• [Task statement]
Starting at the line with "To fertilize a corn" in it, reproduce each line below through the last one, exactly, and include nothing else.

"""

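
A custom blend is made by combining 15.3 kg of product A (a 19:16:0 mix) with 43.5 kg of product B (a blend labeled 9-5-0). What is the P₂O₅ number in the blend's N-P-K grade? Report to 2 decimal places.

Total mass = 15.3 + 43.5 = 58.8 kg.
P₂O₅ mass = 16%×15.3 + 5%×43.5 = 4.623 kg.
% P₂O₅ = 4.623 / 58.8 = 7.86224%.

7.86% P₂O₅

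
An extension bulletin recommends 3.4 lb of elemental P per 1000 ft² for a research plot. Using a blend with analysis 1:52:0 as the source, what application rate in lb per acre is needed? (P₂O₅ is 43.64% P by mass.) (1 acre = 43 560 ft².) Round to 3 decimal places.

As P₂O₅: 3.4 / 0.4364 = 7.79102 lb per 1000 ft².
Product per 1000 ft² = 7.79102 / 52% = 14.9827 lb.
Convert to per acre: 14.9827 × 43.56 = 652.6475 lb.

652.648 lb of product per acre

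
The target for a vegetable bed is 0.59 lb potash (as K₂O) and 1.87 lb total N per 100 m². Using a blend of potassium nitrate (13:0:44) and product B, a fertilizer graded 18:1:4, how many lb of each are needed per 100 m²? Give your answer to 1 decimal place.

0.4 lb potassium nitrate, 10.1 lb product B

Per-100 m² balance (a = potassium nitrate, b = product B):
K₂O: 0.44·a + 0.04·b = 0.59
N: 0.13·a + 0.18·b = 1.87
From row1: a = (0.59 − 0.04·b) / 0.44.
Into row2: 0.13·(0.59 − 0.04·b)/0.44 + 0.18·b = 1.87 → b = 10.0824, a = 0.424324.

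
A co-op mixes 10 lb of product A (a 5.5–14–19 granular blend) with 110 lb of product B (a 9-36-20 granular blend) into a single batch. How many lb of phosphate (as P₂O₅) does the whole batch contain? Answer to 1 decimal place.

41.0 lb P₂O₅

P₂O₅ mass = 14%×10 + 36%×110 = 41 lb.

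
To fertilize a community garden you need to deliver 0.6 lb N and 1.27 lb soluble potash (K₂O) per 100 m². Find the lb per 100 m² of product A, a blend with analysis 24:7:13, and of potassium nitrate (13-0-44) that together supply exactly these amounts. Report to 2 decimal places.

1.11 lb product A, 2.56 lb potassium nitrate

With a, b = lb per 100 m² of product A and potassium nitrate:
N: 0.24·a + 0.13·b = 0.6
K₂O: 0.13·a + 0.44·b = 1.27
Solving simultaneously: a = 1.11499, b = 2.55693.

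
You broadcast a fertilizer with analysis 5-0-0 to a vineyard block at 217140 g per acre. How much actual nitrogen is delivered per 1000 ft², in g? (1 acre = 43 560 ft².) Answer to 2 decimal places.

249.24 g N per thousand sq ft

nitrogen per acre = 217140 × 5% = 10857 g.
Convert to per 1000 ft²: 10857 × 0.0229568 = 249.242 g.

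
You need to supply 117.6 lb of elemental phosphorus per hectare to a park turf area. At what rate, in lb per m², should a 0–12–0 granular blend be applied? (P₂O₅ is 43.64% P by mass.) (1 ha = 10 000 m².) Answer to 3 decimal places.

As P₂O₅: 117.6 / 0.4364 = 269.478 lb per hectare.
Product per hectare = 269.478 / 12% = 2245.65 lb.
Convert to per m²: 2245.65 × 0.0001 = 0.224565 lb.

0.225 lb of product per sq m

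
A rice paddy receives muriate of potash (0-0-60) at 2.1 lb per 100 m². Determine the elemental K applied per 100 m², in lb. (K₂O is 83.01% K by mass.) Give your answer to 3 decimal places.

1.046 lb K per hundred sq m

K₂O per 100 m² = 2.1 × 60% = 1.26 lb.
Elemental K = 1.26 × 0.8301 = 1.04593 lb per 100 m².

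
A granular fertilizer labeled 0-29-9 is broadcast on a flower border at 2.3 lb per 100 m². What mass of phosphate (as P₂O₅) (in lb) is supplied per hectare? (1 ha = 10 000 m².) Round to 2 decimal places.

P₂O₅ per 100 m² = 2.3 × 29% = 0.667 lb.
Convert to per hectare: 0.667 × 100 = 66.7 lb.

66.70 lb P₂O₅ per hectare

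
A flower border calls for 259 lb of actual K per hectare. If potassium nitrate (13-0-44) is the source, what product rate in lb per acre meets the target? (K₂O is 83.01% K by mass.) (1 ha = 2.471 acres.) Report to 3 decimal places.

As K₂O: 259 / 0.8301 = 312.011 lb per hectare.
Product per hectare = 312.011 / 44% = 709.115 lb.
Convert to per acre: 709.115 × 0.404694 = 286.9749 lb.

286.975 lb of product per acre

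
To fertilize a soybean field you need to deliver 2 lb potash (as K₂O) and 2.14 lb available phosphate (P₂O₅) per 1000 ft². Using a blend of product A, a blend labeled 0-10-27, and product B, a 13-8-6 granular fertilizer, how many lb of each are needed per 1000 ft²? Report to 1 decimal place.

2.0 lb product A, 24.2 lb product B

With a, b = lb per 1000 ft² of product A and product B:
K₂O: 0.27·a + 0.06·b = 2
P₂O₅: 0.1·a + 0.08·b = 2.14
Eliminate a: (row1) − 0.27/0.1·(row2) → -0.156·b = -3.778, so b = 24.2179.
Back-substitute: a = (2 − 0.06·24.2179) / 0.27 = 2.02564.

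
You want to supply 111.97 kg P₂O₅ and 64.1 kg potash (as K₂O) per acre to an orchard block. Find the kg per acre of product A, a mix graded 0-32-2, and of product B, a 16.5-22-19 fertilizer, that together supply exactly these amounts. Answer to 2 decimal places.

Per-acre balance (a = product A, b = product B):
P₂O₅: 0.32·a + 0.22·b = 111.97
K₂O: 0.02·a + 0.19·b = 64.1
Solving simultaneously: a = 127.168, b = 323.982.

127.17 kg product A, 323.98 kg product B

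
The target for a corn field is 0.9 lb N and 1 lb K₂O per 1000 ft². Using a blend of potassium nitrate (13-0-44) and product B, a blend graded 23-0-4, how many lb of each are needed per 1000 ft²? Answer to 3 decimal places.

2.021 lb potassium nitrate, 2.771 lb product B

Per-1000 ft² balance (a = potassium nitrate, b = product B):
N: 0.13·a + 0.23·b = 0.9
K₂O: 0.44·a + 0.04·b = 1
Eliminate a: (row1) − 0.13/0.44·(row2) → 0.218182·b = 0.604545, so b = 2.77083.
Back-substitute: a = (0.9 − 0.23·2.77083) / 0.13 = 2.02083.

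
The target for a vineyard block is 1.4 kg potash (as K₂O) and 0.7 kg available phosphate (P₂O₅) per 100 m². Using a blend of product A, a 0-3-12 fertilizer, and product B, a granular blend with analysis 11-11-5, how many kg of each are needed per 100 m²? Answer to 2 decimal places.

Let a = kg of product A, b = kg of product B (per 100 m²).
K₂O: 0.12·a + 0.05·b = 1.4
P₂O₅: 0.03·a + 0.11·b = 0.7
From row1: a = (1.4 − 0.05·b) / 0.12.
Into row2: 0.03·(1.4 − 0.05·b)/0.12 + 0.11·b = 0.7 → b = 3.58974, a = 10.1709.

10.17 kg product A, 3.59 kg product B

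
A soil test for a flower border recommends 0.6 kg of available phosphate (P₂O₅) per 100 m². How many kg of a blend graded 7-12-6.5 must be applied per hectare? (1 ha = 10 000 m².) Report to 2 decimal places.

Product per 100 m² = 0.6 / 12% = 5 kg.
Convert to per hectare: 5 × 100 = 500 kg.

500.00 kg of product per hectare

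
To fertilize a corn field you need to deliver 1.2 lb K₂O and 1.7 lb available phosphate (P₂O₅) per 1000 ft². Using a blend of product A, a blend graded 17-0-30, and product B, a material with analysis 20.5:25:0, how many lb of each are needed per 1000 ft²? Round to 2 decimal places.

4.00 lb product A, 6.80 lb product B

Let a = lb of product A, b = lb of product B (per 1000 ft²).
K₂O: 0.3·a + 0·b = 1.2
P₂O₅: 0·a + 0.25·b = 1.7
Solving simultaneously: a = 4, b = 6.8.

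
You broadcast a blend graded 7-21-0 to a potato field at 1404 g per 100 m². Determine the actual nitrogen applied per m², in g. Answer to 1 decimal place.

1.0 g N per sq m

nitrogen per 100 m² = 1404 × 7% = 98.28 g.
Convert to per m²: 98.28 × 0.01 = 0.9828 g.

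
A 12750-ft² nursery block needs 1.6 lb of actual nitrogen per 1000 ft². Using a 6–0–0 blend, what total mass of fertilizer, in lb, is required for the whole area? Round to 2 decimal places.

340.00 lb

Product per 1000 ft² = 1.6 / 6% = 26.6667 lb.
Total product = 26.6667 × 12750 / 1000 = 340 lb.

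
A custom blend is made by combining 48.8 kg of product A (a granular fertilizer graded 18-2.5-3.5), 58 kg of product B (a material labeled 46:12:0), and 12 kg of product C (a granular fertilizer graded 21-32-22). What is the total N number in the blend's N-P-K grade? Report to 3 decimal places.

Total mass = 48.8 + 58 + 12 = 118.8 kg.
N mass = 18%×48.8 + 46%×58 + 21%×12 = 37.984 kg.
% N = 37.984 / 118.8 = 31.9731%.

31.973% N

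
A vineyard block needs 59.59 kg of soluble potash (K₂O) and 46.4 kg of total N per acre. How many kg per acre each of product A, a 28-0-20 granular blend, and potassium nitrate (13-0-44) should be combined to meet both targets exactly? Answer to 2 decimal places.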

"""

• [Exercise solution]
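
To fertilize a corn field you need to deliver 1.2 lb K₂O and 1.7 lb available phosphate (P₂O₅) per 1000 ft². Using a blend of product A, a blend graded 17-0-30, and product B, a material with analysis 20.5:25:0, how many lb of each are needed per 1000 ft²? Round to 2 decimal places.

4.00 lb product A, 6.80 lb product B

Let a = lb of product A, b = lb of product B (per 1000 ft²).
K₂O: 0.3·a + 0·b = 1.2
P₂O₅: 0·a + 0.25·b = 1.7
Solving simultaneously: a = 4, b = 6.8.

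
You broadcast a blend graded 7-21-0 to a potato field at 1404 g per 100 m². Determine the actual nitrogen applied per m², in g. Answer to 1 decimal place.

1.0 g N per sq m

nitrogen per 100 m² = 1404 × 7% = 98.28 g.
Convert to per m²: 98.28 × 0.01 = 0.9828 g.

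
A 12750-ft² nursery block needs 1.6 lb of actual nitrogen per 1000 ft². Using a 6–0–0 blend, what total mass of fertilizer, in lb, is required for the whole area? Round to 2 decimal places.

340.00 lb

Product per 1000 ft² = 1.6 / 6% = 26.6667 lb.
Total product = 26.6667 × 12750 / 1000 = 340 lb.

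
A custom blend is made by combining 48.8 kg of product A (a granular fertilizer graded 18-2.5-3.5), 58 kg of product B (a material labeled 46:12:0), and 12 kg of product C (a granular fertilizer graded 21-32-22). What is the total N number in the blend's N-P-K grade? Report to 3 decimal places.

Total mass = 48.8 + 58 + 12 = 118.8 kg.
N mass = 18%×48.8 + 46%×58 + 21%×12 = 37.984 kg.
% N = 37.984 / 118.8 = 31.9731%.

31.973% N

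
A vineyard block needs 59.59 kg of soluble potash (K₂O) and 46.4 kg of total N per acre. How many kg per acre each of product A, a 28-0-20 granular blend, and potassium nitrate (13-0-44) should be combined to meet both targets exactly? Answer to 2 decimal places.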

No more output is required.